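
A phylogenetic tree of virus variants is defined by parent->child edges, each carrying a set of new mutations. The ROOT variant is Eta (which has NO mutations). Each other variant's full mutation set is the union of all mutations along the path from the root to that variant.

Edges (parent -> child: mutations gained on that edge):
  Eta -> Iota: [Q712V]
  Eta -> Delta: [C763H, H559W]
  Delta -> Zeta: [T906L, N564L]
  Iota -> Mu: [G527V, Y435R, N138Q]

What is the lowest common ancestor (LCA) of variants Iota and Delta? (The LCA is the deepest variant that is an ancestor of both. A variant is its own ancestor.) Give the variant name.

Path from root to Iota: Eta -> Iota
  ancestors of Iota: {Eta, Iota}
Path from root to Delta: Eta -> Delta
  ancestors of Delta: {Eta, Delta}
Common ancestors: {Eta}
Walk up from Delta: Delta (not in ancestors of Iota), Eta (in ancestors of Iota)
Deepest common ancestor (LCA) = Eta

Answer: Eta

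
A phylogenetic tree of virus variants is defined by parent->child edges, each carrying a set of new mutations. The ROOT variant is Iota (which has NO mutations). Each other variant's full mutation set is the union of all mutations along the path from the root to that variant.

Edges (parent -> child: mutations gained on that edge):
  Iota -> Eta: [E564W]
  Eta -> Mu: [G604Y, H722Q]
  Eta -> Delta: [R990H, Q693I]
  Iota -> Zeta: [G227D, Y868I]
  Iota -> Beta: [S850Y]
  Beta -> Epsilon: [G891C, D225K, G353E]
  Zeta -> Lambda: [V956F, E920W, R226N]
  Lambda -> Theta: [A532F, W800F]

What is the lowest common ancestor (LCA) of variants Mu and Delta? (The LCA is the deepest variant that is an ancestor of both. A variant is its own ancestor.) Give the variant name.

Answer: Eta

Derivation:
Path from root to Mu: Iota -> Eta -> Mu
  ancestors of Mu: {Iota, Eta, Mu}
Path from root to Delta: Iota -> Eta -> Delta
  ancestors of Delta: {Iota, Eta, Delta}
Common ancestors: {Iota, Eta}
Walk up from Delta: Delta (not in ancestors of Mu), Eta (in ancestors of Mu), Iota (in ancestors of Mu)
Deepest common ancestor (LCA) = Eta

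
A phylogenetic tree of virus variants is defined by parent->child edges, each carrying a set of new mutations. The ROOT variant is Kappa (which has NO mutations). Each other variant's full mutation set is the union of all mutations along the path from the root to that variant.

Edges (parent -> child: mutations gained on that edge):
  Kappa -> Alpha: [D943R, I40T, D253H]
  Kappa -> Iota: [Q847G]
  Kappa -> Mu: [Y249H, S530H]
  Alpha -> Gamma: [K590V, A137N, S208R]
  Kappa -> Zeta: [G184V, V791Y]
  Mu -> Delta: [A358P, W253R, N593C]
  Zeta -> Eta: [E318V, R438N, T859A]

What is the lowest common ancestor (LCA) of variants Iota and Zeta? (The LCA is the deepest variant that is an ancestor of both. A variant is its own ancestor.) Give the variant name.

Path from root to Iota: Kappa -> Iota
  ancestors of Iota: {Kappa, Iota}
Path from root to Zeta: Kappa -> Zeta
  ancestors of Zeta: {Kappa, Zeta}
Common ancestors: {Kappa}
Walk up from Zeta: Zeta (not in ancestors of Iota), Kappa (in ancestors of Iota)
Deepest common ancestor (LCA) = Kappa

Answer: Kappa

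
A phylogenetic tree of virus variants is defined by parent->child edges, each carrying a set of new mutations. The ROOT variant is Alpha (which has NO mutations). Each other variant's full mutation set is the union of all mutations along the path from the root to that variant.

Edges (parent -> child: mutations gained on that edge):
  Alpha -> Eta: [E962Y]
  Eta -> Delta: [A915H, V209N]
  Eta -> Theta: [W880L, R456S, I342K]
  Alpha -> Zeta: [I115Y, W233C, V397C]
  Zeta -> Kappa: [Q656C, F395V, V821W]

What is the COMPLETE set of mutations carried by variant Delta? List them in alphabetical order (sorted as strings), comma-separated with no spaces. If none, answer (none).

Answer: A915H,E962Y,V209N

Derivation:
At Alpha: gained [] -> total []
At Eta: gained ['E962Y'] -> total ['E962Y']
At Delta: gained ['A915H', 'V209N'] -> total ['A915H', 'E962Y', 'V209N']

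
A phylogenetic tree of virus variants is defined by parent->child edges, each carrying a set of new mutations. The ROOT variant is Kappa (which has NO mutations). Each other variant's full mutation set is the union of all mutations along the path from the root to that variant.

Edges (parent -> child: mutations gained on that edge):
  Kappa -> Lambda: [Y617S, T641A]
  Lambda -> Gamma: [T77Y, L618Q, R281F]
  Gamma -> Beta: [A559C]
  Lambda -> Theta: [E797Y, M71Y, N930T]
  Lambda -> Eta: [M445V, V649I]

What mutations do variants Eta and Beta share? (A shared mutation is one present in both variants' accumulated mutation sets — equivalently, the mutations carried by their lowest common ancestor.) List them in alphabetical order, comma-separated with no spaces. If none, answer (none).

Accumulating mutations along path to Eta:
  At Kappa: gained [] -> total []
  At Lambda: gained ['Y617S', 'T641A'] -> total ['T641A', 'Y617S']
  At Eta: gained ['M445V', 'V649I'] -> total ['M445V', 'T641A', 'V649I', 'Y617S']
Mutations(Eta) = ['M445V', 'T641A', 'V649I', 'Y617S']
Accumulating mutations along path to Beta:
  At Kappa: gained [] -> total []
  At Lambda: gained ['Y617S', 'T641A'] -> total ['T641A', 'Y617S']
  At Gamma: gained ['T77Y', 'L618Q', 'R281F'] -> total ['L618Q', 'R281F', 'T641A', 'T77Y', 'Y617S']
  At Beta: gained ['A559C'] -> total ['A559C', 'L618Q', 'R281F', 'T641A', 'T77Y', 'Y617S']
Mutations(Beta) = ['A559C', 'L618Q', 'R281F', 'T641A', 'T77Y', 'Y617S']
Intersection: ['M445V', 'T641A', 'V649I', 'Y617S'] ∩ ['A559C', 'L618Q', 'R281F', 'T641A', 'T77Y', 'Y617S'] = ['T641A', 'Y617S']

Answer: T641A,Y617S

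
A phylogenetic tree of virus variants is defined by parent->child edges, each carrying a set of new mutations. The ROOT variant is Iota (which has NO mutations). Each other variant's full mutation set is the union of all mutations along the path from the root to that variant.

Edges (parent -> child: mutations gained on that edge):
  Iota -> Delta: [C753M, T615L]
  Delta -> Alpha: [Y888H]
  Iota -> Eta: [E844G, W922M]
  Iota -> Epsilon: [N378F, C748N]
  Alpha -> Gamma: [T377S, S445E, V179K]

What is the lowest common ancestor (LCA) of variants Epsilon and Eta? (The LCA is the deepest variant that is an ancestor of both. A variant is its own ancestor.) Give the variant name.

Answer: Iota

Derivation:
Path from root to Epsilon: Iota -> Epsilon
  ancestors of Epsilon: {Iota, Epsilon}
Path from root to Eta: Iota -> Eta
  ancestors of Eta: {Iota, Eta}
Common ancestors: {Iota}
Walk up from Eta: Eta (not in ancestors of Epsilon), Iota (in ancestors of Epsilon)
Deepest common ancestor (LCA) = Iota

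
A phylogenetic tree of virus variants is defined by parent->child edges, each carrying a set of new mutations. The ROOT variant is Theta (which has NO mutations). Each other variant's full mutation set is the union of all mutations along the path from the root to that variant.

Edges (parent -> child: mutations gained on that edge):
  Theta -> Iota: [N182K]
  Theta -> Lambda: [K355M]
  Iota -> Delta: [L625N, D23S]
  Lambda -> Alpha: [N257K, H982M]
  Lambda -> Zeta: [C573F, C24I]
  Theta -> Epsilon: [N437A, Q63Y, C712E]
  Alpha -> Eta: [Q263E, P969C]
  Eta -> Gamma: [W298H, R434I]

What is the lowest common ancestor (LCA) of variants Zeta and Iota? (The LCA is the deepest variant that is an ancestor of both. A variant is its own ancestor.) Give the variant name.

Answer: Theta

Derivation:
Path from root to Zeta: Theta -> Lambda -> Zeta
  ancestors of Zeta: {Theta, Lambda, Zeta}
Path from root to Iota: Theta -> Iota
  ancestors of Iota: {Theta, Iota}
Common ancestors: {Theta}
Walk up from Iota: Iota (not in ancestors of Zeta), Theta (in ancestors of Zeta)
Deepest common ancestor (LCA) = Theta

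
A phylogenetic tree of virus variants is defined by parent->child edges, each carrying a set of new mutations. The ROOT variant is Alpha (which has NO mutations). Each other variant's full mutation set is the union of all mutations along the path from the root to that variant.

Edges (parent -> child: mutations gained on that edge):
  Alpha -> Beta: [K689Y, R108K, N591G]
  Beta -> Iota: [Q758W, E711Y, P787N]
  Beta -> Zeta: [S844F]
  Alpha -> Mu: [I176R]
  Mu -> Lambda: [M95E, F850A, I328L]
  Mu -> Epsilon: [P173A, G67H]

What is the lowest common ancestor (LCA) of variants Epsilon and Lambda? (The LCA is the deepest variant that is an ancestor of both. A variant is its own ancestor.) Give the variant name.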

* * *

## PROBLEM DETAILS
Looking back over the data above, restate word for word the lines that begin at the line with "Eta -> Iota: [Q712V]" and end at the line with "Iota -> Mu: [G527V, Y435R, N138Q]", inclusive.

## ANSWER TO THIS EXERCISE
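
  Eta -> Iota: [Q712V]
  Eta -> Delta: [C763H, H559W]
  Delta -> Zeta: [T906L, N564L]
  Iota -> Mu: [G527V, Y435R, N138Q]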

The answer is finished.